=== Begin Enclosure ===

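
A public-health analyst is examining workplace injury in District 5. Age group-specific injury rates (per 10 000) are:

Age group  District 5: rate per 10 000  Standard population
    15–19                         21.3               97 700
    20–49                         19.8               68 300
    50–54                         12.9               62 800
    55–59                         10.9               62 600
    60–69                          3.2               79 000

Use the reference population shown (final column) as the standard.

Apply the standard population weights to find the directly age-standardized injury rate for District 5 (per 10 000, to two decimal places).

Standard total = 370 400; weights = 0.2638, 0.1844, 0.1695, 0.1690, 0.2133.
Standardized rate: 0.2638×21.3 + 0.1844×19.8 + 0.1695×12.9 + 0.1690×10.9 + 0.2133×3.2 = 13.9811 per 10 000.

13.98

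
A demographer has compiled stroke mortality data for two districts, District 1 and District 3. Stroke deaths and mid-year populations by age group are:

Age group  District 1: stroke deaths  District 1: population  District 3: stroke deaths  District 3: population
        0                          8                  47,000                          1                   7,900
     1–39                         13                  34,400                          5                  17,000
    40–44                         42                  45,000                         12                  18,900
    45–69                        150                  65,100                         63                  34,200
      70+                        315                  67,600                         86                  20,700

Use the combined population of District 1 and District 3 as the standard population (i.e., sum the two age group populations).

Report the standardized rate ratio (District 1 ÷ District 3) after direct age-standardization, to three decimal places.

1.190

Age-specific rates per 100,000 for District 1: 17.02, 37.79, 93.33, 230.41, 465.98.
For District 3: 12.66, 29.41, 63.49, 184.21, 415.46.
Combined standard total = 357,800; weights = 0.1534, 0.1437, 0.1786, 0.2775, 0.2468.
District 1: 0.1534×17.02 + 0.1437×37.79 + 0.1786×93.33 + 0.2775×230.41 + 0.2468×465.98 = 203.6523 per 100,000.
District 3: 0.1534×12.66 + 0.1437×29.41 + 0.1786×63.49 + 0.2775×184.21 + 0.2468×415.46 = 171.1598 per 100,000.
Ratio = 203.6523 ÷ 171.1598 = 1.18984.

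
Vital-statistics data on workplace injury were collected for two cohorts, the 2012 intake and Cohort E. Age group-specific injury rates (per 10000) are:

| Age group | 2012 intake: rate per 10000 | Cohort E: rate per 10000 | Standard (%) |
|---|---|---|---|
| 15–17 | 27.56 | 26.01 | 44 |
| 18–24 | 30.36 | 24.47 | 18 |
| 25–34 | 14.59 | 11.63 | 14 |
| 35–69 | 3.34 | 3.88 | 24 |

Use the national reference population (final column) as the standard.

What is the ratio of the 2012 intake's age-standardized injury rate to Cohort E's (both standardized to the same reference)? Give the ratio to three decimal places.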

=== End Enclosure ===

> [What you need to do]
The whole of the material above is to be restated exactly.

> [Reply to the exercise]
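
A public-health analyst is examining workplace injury in District 5. Age group-specific injury rates (per 10 000) are:

Age group  District 5: rate per 10 000  Standard population
    15–19                         21.3               97 700
    20–49                         19.8               68 300
    50–54                         12.9               62 800
    55–59                         10.9               62 600
    60–69                          3.2               79 000

Use the reference population shown (final column) as the standard.

Apply the standard population weights to find the directly age-standardized injury rate for District 5 (per 10 000, to two decimal places).

Standard total = 370 400; weights = 0.2638, 0.1844, 0.1695, 0.1690, 0.2133.
Standardized rate: 0.2638×21.3 + 0.1844×19.8 + 0.1695×12.9 + 0.1690×10.9 + 0.2133×3.2 = 13.9811 per 10 000.

13.98

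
A demographer has compiled stroke mortality data for two districts, District 1 and District 3. Stroke deaths and mid-year populations by age group are:

Age group  District 1: stroke deaths  District 1: population  District 3: stroke deaths  District 3: population
        0                          8                  47,000                          1                   7,900
     1–39                         13                  34,400                          5                  17,000
    40–44                         42                  45,000                         12                  18,900
    45–69                        150                  65,100                         63                  34,200
      70+                        315                  67,600                         86                  20,700

Use the combined population of District 1 and District 3 as the standard population (i.e., sum the two age group populations).

Report the standardized rate ratio (District 1 ÷ District 3) after direct age-standardization, to three decimal places.

1.190

Age-specific rates per 100,000 for District 1: 17.02, 37.79, 93.33, 230.41, 465.98.
For District 3: 12.66, 29.41, 63.49, 184.21, 415.46.
Combined standard total = 357,800; weights = 0.1534, 0.1437, 0.1786, 0.2775, 0.2468.
District 1: 0.1534×17.02 + 0.1437×37.79 + 0.1786×93.33 + 0.2775×230.41 + 0.2468×465.98 = 203.6523 per 100,000.
District 3: 0.1534×12.66 + 0.1437×29.41 + 0.1786×63.49 + 0.2775×184.21 + 0.2468×415.46 = 171.1598 per 100,000.
Ratio = 203.6523 ÷ 171.1598 = 1.18984.

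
Vital-statistics data on workplace injury were collected for two cohorts, the 2012 intake and Cohort E. Age group-specific injury rates (per 10000) are:

| Age group | 2012 intake: rate per 10000 | Cohort E: rate per 10000 | Standard (%) |
|---|---|---|---|
| 15–17 | 27.56 | 26.01 | 44 |
| 18–24 | 30.36 | 24.47 | 18 |
| 25–34 | 14.59 | 11.63 | 14 |
| 35–69 | 3.34 | 3.88 | 24 |

Use the national reference population (final column) as the standard.

What is the ratio of the 2012 intake's age-standardized injury rate to Cohort E's (both standardized to the same reference)? Give the ratio to three decimal places.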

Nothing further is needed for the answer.